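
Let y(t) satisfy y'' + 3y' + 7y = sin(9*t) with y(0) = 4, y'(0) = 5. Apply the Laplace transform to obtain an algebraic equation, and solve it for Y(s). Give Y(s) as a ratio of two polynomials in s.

Laplace-transform each side.
With L{y''} = s^2 Y - s·y(0) - y'(0) and L{y'} = sY - y(0), with y(0) = 4, y'(0) = 5: the LHS transforms to (s^2 + 3*s + 7)Y - (4*s + 17).
The right side is L{sin(9*t)} = 9/(s^2 + 81).
So (s^2 + 3*s + 7)Y = 9/(s^2 + 81) + (4*s + 17).
Isolate Y and clear denominators.

Y(s) = (4*s^3 + 17*s^2 + 324*s + 1386)/(s^4 + 3*s^3 + 88*s^2 + 243*s + 567)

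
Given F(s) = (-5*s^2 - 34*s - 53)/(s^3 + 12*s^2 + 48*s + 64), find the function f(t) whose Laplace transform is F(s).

Factor the denominator: s^3 + 12*s^2 + 48*s + 64 = (s + 4)^3.
Partial fraction decomposition gives [-5/(s + 4)] + [6/(s + 4)^2] + [3/(s + 4)^3].
Invert each term: -5/(s + 4) ↔ -5e^(-4t); 6/(s + 4)^2 ↔ 6t·e^(-4t); 3/(s + 4)^3 ↔ (3/2)t^2·e^(-4t).

f(t) = 3*t^2*exp(-4*t)/2 + 6*t*exp(-4*t) - 5*exp(-4*t)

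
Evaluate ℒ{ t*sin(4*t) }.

L{sin(4t)} = 4/(s^2 + 16).
Then apply L{t·g(t)} = -d/ds[G(s)] with G(s) = 4/(s^2 + 16):
differentiating 1 time and applying the sign gives 8*s/(s^2 + 16)^2.

8*s/(s^2 + 16)^2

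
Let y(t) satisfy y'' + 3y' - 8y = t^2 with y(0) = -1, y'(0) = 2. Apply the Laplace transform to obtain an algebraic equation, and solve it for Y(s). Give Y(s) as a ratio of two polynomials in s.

Y(s) = (-s^4 - s^3 + 2)/(s^5 + 3*s^4 - 8*s^3)

Transform both sides with L{·}.
With L{y''} = s^2 Y - s·y(0) - y'(0) and L{y'} = sY - y(0), with y(0) = -1, y'(0) = 2: the LHS transforms to (s^2 + 3*s - 8)Y - (-s - 1).
The right side is L{t^2} = 2/s^3.
So (s^2 + 3*s - 8)Y = 2/s^3 + (-s - 1).
Solve for Y(s) and write it as one ratio of polynomials.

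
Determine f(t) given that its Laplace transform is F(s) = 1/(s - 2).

f(t) = exp(2*t)

Since L{e^(2t)} = 1/(s - 2), the inverse is e^(2*t).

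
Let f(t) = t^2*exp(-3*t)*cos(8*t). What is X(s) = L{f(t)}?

X(s) = 2*(s + 3)*(s^2 + 6*s - 183)/(s^2 + 6*s + 73)^3

L{cos(8t)} = s/(s^2 + 64).
Multiplying by e^(-3t) shifts s → s + 3, so L{exp(-3*t)*cos(8*t)} = (s + 3)/((s + 3)^2 + 64).
Then apply L{t^2·g(t)} = (-1)^2 d^2/ds^2[G(s)] with G(s) = (s + 3)/((s + 3)^2 + 64):
differentiating 2 times and applying the sign gives 2*(s + 3)*(s^2 + 6*s - 183)/(s^2 + 6*s + 73)^3.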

# # # # # # #

The answer should hold the lines from the one containing "Determine f(t) given" through the end of the entries above, set down exactly, with both ends included.

TASK RESULT —
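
Determine f(t) given that its Laplace transform is F(s) = 1/(s - 2).

f(t) = exp(2*t)

Since L{e^(2t)} = 1/(s - 2), the inverse is e^(2*t).

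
Let f(t) = t^2*exp(-3*t)*cos(8*t). What is X(s) = L{f(t)}?

X(s) = 2*(s + 3)*(s^2 + 6*s - 183)/(s^2 + 6*s + 73)^3

L{cos(8t)} = s/(s^2 + 64).
Multiplying by e^(-3t) shifts s → s + 3, so L{exp(-3*t)*cos(8*t)} = (s + 3)/((s + 3)^2 + 64).
Then apply L{t^2·g(t)} = (-1)^2 d^2/ds^2[G(s)] with G(s) = (s + 3)/((s + 3)^2 + 64):
differentiating 2 times and applying the sign gives 2*(s + 3)*(s^2 + 6*s - 183)/(s^2 + 6*s + 73)^3.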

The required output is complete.